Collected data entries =
>>>>>
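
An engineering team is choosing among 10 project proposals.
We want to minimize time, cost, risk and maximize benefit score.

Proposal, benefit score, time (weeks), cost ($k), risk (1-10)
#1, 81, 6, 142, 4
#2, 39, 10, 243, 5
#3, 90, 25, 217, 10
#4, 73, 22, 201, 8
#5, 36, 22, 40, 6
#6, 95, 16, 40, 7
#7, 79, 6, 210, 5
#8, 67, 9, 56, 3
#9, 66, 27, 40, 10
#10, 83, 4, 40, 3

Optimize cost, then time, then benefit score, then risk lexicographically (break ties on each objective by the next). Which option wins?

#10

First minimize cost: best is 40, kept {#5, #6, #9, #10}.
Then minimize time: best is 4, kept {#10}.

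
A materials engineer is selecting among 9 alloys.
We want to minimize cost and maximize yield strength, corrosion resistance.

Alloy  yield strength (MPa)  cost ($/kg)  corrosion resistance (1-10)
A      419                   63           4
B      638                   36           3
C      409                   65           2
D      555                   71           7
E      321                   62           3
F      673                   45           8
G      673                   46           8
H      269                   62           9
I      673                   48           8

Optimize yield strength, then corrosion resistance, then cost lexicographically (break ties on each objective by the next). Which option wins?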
<<<<<
>>>>>
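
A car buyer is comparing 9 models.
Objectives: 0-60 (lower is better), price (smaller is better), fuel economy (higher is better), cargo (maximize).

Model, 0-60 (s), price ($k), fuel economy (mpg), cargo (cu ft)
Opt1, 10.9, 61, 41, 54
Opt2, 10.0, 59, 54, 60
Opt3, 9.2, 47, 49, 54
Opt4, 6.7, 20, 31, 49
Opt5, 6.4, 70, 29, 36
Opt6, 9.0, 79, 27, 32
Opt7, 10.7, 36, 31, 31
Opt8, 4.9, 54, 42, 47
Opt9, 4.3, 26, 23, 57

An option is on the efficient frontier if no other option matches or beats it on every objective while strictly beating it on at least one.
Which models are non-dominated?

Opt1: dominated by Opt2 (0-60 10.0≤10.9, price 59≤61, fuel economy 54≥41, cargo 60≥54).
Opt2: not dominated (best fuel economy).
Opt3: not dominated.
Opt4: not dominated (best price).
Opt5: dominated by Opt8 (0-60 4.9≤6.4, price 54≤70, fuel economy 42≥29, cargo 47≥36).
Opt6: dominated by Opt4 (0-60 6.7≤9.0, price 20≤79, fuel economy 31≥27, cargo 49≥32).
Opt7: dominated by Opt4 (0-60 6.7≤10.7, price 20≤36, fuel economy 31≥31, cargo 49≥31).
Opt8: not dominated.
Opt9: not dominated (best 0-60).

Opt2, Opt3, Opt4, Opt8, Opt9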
<<<<<
TASK REQUIREMENTS = Count lines above with the word "resistance". Give the number only.

ANSWER FOR THE TASK = 3